__EXERCISE DIRECTIONS__
Your answer should be a single number: the count of lines in the entries below that contain "Minimize".

__RECORDS FOR THIS EXERCISE__

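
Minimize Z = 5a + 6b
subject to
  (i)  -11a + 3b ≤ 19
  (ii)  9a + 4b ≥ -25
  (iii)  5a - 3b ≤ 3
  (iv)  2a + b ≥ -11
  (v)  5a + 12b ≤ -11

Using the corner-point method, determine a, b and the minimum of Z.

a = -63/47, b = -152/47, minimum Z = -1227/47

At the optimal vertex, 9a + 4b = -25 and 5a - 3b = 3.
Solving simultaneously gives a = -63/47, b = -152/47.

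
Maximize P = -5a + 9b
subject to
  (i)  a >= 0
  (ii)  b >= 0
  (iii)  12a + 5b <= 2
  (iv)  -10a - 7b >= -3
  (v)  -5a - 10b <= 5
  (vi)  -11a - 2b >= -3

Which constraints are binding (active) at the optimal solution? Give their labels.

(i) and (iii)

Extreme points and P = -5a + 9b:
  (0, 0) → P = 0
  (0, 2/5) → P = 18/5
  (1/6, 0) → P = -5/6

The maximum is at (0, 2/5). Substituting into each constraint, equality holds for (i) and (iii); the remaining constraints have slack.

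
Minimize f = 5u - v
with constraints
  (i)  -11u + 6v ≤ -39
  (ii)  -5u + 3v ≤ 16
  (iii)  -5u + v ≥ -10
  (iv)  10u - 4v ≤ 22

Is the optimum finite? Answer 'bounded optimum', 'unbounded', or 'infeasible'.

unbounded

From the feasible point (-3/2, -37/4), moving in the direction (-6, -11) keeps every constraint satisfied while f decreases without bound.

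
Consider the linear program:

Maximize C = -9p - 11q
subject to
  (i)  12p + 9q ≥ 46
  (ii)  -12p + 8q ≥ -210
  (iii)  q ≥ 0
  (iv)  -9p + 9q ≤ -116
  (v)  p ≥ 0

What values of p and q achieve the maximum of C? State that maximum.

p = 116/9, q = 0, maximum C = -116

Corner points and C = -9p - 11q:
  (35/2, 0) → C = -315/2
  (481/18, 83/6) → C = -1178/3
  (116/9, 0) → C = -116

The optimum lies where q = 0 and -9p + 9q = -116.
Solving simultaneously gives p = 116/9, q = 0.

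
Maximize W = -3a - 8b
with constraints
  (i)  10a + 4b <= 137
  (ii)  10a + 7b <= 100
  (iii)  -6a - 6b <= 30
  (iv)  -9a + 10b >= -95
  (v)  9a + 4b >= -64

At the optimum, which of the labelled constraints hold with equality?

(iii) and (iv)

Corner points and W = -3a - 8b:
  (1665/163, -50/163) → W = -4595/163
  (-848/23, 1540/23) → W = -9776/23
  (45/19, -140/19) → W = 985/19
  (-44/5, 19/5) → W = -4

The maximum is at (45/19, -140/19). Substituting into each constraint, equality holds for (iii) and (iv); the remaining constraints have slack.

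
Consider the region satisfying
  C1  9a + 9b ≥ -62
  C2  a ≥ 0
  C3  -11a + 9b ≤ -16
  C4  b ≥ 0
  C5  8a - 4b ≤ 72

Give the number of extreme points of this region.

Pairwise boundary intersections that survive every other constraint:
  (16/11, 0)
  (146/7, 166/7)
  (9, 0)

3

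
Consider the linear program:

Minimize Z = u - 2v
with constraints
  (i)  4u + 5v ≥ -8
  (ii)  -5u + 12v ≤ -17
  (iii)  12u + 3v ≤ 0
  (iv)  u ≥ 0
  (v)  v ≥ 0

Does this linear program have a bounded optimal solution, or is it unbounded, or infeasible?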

__ANSWER FOR THIS EXERCISE__
3